Aim of the task. In the records below, begin at the line containing "read_bits(11), read_bits(3), read_bits(11)." and end at the line containing "Consider a bitstream reader over the following byte array (5"; quote every line in that span exactly, including both boundary lines, and no others.

:: Source material ::

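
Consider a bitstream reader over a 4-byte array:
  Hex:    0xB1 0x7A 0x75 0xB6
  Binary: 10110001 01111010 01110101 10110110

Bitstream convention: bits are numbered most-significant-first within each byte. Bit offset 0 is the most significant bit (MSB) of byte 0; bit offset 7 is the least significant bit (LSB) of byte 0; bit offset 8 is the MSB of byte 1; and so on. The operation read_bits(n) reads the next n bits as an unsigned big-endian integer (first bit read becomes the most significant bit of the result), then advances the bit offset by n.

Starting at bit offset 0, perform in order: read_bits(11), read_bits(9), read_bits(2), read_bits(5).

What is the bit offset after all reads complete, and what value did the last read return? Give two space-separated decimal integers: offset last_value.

Read 1: bits[0:11] width=11 -> value=1419 (bin 10110001011); offset now 11 = byte 1 bit 3; 21 bits remain
Read 2: bits[11:20] width=9 -> value=423 (bin 110100111); offset now 20 = byte 2 bit 4; 12 bits remain
Read 3: bits[20:22] width=2 -> value=1 (bin 01); offset now 22 = byte 2 bit 6; 10 bits remain
Read 4: bits[22:27] width=5 -> value=13 (bin 01101); offset now 27 = byte 3 bit 3; 5 bits remain

Answer: 27 13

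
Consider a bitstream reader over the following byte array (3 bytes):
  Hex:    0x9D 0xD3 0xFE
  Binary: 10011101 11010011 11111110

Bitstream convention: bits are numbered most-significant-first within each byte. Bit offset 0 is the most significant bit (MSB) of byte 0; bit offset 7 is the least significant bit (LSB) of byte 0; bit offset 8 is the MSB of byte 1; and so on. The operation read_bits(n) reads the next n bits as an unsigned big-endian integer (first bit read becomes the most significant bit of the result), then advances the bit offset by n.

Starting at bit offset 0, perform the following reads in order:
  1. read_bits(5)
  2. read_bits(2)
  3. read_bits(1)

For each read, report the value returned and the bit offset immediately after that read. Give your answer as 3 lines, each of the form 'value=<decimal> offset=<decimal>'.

Read 1: bits[0:5] width=5 -> value=19 (bin 10011); offset now 5 = byte 0 bit 5; 19 bits remain
Read 2: bits[5:7] width=2 -> value=2 (bin 10); offset now 7 = byte 0 bit 7; 17 bits remain
Read 3: bits[7:8] width=1 -> value=1 (bin 1); offset now 8 = byte 1 bit 0; 16 bits remain

Answer: value=19 offset=5
value=2 offset=7
value=1 offset=8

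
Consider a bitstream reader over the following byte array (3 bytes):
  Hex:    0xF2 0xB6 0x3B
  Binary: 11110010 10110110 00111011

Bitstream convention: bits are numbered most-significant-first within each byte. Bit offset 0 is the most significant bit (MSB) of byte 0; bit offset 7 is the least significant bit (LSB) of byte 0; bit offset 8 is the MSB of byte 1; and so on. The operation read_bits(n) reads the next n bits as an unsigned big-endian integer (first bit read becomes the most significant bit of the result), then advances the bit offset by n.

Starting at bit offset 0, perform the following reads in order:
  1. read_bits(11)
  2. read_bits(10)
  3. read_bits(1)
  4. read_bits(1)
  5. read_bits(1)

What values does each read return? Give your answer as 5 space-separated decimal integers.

Read 1: bits[0:11] width=11 -> value=1941 (bin 11110010101); offset now 11 = byte 1 bit 3; 13 bits remain
Read 2: bits[11:21] width=10 -> value=711 (bin 1011000111); offset now 21 = byte 2 bit 5; 3 bits remain
Read 3: bits[21:22] width=1 -> value=0 (bin 0); offset now 22 = byte 2 bit 6; 2 bits remain
Read 4: bits[22:23] width=1 -> value=1 (bin 1); offset now 23 = byte 2 bit 7; 1 bits remain
Read 5: bits[23:24] width=1 -> value=1 (bin 1); offset now 24 = byte 3 bit 0; 0 bits remain

Answer: 1941 711 0 1 1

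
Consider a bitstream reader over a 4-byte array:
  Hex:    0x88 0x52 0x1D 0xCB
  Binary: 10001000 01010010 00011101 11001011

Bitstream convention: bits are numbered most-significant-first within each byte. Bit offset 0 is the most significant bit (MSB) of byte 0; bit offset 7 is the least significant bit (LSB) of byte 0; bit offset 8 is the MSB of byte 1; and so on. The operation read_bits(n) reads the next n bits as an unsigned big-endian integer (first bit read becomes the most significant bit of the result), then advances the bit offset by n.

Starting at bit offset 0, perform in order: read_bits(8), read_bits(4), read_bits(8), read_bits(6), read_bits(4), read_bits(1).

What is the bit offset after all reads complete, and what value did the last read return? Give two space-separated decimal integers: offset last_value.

Answer: 31 1

Derivation:
Read 1: bits[0:8] width=8 -> value=136 (bin 10001000); offset now 8 = byte 1 bit 0; 24 bits remain
Read 2: bits[8:12] width=4 -> value=5 (bin 0101); offset now 12 = byte 1 bit 4; 20 bits remain
Read 3: bits[12:20] width=8 -> value=33 (bin 00100001); offset now 20 = byte 2 bit 4; 12 bits remain
Read 4: bits[20:26] width=6 -> value=55 (bin 110111); offset now 26 = byte 3 bit 2; 6 bits remain
Read 5: bits[26:30] width=4 -> value=2 (bin 0010); offset now 30 = byte 3 bit 6; 2 bits remain
Read 6: bits[30:31] width=1 -> value=1 (bin 1); offset now 31 = byte 3 bit 7; 1 bits remain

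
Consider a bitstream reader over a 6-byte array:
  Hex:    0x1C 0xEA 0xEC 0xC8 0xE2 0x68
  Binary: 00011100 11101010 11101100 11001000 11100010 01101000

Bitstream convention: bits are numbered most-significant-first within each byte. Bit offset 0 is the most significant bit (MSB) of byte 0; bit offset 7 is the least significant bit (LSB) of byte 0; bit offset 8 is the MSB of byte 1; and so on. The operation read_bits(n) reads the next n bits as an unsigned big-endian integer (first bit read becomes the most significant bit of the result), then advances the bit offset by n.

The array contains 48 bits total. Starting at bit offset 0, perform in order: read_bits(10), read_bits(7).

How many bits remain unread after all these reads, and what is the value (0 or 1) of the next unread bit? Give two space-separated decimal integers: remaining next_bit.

Answer: 31 1

Derivation:
Read 1: bits[0:10] width=10 -> value=115 (bin 0001110011); offset now 10 = byte 1 bit 2; 38 bits remain
Read 2: bits[10:17] width=7 -> value=85 (bin 1010101); offset now 17 = byte 2 bit 1; 31 bits remain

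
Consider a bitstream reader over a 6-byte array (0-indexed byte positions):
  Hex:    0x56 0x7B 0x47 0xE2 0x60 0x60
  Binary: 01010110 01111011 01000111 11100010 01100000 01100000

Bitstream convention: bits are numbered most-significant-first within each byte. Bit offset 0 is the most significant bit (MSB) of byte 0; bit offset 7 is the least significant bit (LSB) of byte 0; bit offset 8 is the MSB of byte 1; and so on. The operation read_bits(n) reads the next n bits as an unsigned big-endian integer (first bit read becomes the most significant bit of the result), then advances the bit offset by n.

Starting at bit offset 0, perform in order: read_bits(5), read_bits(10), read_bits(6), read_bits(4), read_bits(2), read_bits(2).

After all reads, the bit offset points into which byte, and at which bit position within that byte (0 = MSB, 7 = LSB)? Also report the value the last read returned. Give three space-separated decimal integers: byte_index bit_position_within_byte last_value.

Read 1: bits[0:5] width=5 -> value=10 (bin 01010); offset now 5 = byte 0 bit 5; 43 bits remain
Read 2: bits[5:15] width=10 -> value=829 (bin 1100111101); offset now 15 = byte 1 bit 7; 33 bits remain
Read 3: bits[15:21] width=6 -> value=40 (bin 101000); offset now 21 = byte 2 bit 5; 27 bits remain
Read 4: bits[21:25] width=4 -> value=15 (bin 1111); offset now 25 = byte 3 bit 1; 23 bits remain
Read 5: bits[25:27] width=2 -> value=3 (bin 11); offset now 27 = byte 3 bit 3; 21 bits remain
Read 6: bits[27:29] width=2 -> value=0 (bin 00); offset now 29 = byte 3 bit 5; 19 bits remain

Answer: 3 5 0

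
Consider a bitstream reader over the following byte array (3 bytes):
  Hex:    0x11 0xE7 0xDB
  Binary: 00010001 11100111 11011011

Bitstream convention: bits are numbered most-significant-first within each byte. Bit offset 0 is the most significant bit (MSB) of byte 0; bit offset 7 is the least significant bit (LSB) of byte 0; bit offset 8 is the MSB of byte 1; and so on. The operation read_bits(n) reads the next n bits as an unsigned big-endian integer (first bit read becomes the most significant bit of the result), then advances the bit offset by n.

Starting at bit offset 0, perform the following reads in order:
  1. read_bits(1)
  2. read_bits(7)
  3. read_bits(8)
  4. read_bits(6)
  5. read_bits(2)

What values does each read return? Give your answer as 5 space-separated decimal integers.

Answer: 0 17 231 54 3

Derivation:
Read 1: bits[0:1] width=1 -> value=0 (bin 0); offset now 1 = byte 0 bit 1; 23 bits remain
Read 2: bits[1:8] width=7 -> value=17 (bin 0010001); offset now 8 = byte 1 bit 0; 16 bits remain
Read 3: bits[8:16] width=8 -> value=231 (bin 11100111); offset now 16 = byte 2 bit 0; 8 bits remain
Read 4: bits[16:22] width=6 -> value=54 (bin 110110); offset now 22 = byte 2 bit 6; 2 bits remain
Read 5: bits[22:24] width=2 -> value=3 (bin 11); offset now 24 = byte 3 bit 0; 0 bits remain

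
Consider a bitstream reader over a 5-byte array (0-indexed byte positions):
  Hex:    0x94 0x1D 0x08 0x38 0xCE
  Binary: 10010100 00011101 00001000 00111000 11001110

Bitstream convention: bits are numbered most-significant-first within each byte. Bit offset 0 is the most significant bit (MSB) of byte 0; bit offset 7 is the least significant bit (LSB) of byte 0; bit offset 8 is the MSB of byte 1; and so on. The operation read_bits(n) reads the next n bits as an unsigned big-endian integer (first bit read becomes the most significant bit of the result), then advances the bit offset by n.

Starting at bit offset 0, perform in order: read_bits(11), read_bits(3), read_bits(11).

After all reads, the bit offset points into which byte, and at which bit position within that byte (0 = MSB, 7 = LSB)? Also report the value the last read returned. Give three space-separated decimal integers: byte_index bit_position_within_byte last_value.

Read 1: bits[0:11] width=11 -> value=1184 (bin 10010100000); offset now 11 = byte 1 bit 3; 29 bits remain
Read 2: bits[11:14] width=3 -> value=7 (bin 111); offset now 14 = byte 1 bit 6; 26 bits remain
Read 3: bits[14:25] width=11 -> value=528 (bin 01000010000); offset now 25 = byte 3 bit 1; 15 bits remain

Answer: 3 1 528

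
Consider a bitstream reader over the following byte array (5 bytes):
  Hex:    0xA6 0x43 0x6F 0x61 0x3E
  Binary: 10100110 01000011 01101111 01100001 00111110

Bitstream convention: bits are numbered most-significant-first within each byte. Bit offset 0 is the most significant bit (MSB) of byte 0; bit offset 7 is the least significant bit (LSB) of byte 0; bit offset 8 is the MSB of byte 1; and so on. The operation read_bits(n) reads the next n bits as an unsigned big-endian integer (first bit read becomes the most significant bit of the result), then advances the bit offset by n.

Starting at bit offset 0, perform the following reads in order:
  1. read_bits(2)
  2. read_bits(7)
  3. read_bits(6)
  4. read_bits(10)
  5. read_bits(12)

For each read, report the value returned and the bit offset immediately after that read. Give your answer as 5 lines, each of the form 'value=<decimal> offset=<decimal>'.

Answer: value=2 offset=2
value=76 offset=9
value=33 offset=15
value=734 offset=25
value=3111 offset=37

Derivation:
Read 1: bits[0:2] width=2 -> value=2 (bin 10); offset now 2 = byte 0 bit 2; 38 bits remain
Read 2: bits[2:9] width=7 -> value=76 (bin 1001100); offset now 9 = byte 1 bit 1; 31 bits remain
Read 3: bits[9:15] width=6 -> value=33 (bin 100001); offset now 15 = byte 1 bit 7; 25 bits remain
Read 4: bits[15:25] width=10 -> value=734 (bin 1011011110); offset now 25 = byte 3 bit 1; 15 bits remain
Read 5: bits[25:37] width=12 -> value=3111 (bin 110000100111); offset now 37 = byte 4 bit 5; 3 bits remain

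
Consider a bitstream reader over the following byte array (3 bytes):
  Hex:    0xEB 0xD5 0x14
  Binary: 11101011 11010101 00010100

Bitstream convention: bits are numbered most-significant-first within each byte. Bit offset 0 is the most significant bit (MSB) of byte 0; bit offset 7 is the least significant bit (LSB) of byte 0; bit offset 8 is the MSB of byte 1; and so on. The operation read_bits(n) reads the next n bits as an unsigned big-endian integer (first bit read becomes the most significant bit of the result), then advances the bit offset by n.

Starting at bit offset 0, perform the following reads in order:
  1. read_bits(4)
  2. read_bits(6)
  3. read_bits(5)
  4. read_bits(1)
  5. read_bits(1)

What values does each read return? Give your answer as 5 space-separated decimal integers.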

:::

Answer area.
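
Starting at bit offset 0, perform in order: read_bits(11), read_bits(3), read_bits(11).

After all reads, the bit offset points into which byte, and at which bit position within that byte (0 = MSB, 7 = LSB)? Also report the value the last read returned. Give three space-separated decimal integers: byte_index bit_position_within_byte last_value.

Read 1: bits[0:11] width=11 -> value=1184 (bin 10010100000); offset now 11 = byte 1 bit 3; 29 bits remain
Read 2: bits[11:14] width=3 -> value=7 (bin 111); offset now 14 = byte 1 bit 6; 26 bits remain
Read 3: bits[14:25] width=11 -> value=528 (bin 01000010000); offset now 25 = byte 3 bit 1; 15 bits remain

Answer: 3 1 528

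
Consider a bitstream reader over the following byte array (5 bytes):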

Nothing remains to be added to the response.